-------- DATASET
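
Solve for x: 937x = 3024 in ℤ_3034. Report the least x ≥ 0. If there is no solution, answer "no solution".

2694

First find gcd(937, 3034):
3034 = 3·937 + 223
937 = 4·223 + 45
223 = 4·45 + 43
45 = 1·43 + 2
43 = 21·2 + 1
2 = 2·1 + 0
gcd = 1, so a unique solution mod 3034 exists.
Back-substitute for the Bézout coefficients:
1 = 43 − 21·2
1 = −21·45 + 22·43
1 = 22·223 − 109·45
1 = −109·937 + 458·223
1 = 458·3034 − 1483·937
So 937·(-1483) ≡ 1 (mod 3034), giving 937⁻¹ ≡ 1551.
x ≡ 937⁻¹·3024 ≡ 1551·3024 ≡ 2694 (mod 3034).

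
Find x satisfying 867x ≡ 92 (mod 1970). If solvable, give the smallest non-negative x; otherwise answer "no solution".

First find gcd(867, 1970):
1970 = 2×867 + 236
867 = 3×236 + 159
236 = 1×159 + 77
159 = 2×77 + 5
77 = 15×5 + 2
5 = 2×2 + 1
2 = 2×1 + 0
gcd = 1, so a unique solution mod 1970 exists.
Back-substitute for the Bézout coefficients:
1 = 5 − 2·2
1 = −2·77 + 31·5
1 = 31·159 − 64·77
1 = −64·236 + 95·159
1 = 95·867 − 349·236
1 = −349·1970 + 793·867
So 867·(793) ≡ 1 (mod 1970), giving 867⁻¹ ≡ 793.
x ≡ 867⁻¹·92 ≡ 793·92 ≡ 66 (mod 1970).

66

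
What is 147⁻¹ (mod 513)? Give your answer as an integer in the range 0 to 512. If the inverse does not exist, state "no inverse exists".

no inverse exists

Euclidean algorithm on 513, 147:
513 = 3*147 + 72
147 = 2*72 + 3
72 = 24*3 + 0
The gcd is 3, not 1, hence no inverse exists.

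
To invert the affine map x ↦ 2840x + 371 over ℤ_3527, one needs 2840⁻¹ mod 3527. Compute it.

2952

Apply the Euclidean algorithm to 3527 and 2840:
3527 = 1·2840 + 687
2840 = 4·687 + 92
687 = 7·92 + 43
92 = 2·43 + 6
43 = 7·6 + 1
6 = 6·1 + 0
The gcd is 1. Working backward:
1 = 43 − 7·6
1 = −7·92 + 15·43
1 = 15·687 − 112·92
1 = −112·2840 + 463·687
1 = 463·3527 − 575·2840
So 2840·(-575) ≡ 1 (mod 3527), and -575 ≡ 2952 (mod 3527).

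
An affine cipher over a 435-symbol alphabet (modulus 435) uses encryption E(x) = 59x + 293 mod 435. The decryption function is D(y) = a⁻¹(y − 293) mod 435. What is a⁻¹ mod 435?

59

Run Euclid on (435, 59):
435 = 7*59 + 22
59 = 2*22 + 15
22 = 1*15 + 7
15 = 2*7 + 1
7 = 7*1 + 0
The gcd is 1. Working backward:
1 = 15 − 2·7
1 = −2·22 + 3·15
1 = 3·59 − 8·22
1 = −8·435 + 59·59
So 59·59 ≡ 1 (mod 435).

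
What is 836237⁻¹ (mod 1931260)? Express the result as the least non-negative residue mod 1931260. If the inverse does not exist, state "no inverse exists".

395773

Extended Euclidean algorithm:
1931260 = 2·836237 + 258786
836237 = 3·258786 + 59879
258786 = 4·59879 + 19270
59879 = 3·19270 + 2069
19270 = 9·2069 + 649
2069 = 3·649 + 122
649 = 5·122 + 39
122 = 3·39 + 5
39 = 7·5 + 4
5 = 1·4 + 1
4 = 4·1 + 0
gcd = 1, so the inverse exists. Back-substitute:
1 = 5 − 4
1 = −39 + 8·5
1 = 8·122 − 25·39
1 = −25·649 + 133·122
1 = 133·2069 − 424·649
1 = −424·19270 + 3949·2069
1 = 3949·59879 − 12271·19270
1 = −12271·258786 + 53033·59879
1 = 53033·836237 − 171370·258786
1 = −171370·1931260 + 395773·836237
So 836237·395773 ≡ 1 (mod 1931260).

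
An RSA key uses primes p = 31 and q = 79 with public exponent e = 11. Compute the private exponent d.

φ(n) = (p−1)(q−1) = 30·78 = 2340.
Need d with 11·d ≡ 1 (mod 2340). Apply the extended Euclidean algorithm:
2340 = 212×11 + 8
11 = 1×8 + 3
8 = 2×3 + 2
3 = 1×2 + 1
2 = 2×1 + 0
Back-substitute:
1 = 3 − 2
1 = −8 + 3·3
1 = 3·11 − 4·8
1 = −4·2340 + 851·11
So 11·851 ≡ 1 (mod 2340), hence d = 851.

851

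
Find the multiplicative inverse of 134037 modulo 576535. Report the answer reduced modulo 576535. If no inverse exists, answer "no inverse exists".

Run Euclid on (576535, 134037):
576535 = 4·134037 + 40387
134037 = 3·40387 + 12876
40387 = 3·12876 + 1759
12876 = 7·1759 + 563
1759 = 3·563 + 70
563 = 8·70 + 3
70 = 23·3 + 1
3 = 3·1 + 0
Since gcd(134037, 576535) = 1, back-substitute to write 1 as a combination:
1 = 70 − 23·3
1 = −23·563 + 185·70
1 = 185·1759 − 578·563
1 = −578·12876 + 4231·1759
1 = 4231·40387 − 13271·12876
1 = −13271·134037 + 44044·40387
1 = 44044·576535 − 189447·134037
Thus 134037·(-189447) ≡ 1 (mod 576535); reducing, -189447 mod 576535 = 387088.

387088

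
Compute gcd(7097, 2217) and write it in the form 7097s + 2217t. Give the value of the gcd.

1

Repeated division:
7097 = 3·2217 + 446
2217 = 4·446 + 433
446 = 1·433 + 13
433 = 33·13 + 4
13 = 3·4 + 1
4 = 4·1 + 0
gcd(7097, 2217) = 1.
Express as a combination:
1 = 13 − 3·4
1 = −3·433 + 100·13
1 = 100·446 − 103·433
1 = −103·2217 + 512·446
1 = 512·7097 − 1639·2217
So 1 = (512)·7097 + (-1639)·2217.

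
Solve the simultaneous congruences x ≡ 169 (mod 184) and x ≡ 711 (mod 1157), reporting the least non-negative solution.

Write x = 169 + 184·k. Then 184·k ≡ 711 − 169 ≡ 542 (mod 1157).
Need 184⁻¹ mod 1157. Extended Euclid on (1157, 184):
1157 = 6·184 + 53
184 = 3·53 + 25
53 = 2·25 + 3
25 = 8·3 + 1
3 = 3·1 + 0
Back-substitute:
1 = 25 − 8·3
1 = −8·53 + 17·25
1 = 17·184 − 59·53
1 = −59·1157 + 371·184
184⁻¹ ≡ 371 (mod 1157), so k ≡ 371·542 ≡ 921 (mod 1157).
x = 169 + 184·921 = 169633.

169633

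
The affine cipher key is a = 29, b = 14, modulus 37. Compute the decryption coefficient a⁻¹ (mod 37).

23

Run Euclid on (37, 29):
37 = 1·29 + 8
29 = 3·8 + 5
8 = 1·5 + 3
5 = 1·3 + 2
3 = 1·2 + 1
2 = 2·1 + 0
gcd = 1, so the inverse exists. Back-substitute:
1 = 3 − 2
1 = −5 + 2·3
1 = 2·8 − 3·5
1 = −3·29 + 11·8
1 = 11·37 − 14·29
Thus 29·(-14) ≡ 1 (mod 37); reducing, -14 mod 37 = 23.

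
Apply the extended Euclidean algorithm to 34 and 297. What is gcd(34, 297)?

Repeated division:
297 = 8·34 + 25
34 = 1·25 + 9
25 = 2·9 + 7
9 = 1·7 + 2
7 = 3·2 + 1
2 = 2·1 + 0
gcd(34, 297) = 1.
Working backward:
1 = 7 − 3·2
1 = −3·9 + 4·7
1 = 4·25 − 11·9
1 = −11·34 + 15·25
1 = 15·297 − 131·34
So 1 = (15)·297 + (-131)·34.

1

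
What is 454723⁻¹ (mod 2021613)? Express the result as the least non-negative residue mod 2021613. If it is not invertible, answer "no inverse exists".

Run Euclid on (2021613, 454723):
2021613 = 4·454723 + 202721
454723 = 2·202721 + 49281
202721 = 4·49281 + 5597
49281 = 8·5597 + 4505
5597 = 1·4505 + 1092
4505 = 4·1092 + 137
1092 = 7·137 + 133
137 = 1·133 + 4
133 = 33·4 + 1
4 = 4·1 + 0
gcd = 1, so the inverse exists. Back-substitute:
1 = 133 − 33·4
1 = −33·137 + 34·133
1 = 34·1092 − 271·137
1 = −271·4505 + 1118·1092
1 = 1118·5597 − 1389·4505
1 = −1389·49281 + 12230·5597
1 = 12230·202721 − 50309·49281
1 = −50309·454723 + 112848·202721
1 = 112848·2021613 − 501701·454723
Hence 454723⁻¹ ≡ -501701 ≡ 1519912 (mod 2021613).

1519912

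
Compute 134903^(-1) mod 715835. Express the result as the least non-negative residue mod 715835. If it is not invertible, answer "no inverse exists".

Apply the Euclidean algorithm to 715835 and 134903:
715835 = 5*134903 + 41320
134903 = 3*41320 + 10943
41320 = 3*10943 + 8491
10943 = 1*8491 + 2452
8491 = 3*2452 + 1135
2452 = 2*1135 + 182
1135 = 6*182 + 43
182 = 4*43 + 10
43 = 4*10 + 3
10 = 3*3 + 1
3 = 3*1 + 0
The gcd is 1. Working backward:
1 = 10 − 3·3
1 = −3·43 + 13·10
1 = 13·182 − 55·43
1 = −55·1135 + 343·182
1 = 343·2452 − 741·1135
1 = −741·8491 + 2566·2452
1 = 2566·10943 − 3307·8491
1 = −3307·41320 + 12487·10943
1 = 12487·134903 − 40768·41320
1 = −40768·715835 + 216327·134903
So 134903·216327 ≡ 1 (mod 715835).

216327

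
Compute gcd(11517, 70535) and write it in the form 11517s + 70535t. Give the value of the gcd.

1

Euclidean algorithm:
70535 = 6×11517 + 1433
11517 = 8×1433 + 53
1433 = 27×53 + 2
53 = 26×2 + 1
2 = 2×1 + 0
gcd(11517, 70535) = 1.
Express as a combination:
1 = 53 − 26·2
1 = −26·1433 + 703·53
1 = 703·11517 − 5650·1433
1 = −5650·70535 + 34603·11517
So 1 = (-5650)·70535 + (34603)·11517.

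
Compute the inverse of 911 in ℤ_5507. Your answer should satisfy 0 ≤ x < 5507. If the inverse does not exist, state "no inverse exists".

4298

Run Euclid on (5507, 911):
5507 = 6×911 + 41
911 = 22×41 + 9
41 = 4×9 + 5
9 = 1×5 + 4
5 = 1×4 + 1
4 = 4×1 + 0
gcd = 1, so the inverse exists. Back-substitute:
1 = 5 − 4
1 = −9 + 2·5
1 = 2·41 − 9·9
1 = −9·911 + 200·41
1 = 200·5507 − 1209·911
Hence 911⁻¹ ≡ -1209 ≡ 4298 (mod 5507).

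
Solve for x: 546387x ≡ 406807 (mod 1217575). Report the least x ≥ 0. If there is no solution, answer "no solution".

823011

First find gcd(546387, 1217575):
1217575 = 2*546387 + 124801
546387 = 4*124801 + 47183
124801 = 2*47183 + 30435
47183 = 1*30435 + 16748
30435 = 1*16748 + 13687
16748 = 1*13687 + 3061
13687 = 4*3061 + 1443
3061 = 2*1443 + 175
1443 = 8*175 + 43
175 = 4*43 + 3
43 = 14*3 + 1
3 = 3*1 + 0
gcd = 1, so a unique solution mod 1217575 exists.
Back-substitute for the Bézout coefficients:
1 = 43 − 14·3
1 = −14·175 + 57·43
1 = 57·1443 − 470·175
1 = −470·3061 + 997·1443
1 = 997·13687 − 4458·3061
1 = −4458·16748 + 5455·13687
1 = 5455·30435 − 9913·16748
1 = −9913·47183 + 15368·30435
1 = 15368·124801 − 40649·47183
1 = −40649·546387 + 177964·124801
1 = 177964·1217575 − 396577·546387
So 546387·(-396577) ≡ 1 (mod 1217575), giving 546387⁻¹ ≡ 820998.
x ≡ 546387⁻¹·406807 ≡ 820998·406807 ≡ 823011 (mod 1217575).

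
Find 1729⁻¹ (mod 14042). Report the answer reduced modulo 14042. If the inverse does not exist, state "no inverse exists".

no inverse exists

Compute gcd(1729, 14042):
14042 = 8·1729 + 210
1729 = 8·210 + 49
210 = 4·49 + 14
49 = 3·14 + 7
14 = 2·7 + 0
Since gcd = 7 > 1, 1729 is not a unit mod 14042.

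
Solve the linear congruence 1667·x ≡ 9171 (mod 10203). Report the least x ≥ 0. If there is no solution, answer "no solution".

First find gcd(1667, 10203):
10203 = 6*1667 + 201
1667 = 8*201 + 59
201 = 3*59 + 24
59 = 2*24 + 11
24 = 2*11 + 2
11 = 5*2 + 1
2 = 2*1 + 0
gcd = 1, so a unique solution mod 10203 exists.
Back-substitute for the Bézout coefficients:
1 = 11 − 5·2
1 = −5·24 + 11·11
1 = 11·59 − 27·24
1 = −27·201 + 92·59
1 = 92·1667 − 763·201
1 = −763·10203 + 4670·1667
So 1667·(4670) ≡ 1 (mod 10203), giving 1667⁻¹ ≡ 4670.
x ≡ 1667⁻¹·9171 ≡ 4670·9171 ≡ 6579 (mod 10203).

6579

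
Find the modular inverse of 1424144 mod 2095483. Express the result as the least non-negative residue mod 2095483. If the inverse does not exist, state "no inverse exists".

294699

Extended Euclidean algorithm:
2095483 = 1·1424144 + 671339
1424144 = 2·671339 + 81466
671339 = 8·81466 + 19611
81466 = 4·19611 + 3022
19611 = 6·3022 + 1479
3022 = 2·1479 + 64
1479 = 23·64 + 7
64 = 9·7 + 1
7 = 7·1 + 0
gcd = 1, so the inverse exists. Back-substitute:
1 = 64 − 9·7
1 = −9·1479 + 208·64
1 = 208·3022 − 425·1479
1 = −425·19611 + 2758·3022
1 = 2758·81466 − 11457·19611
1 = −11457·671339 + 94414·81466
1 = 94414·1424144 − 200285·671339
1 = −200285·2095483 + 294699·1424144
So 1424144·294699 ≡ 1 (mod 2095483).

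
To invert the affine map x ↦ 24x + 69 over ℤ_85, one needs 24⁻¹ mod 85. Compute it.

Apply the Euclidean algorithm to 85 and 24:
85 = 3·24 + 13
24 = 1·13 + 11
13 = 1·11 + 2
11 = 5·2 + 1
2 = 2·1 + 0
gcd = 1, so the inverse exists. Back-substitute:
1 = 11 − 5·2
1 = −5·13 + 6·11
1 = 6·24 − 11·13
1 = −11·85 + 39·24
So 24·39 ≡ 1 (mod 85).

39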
----------------
TASK: Write out exactly the lines that begin at the one containing "To invert the affine map x ↦ 24x" and continue through the last line of the data, and only those.

SOLUTION:
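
To invert the affine map x ↦ 24x + 69 over ℤ_85, one needs 24⁻¹ mod 85. Compute it.

Apply the Euclidean algorithm to 85 and 24:
85 = 3·24 + 13
24 = 1·13 + 11
13 = 1·11 + 2
11 = 5·2 + 1
2 = 2·1 + 0
gcd = 1, so the inverse exists. Back-substitute:
1 = 11 − 5·2
1 = −5·13 + 6·11
1 = 6·24 − 11·13
1 = −11·85 + 39·24
So 24·39 ≡ 1 (mod 85).

39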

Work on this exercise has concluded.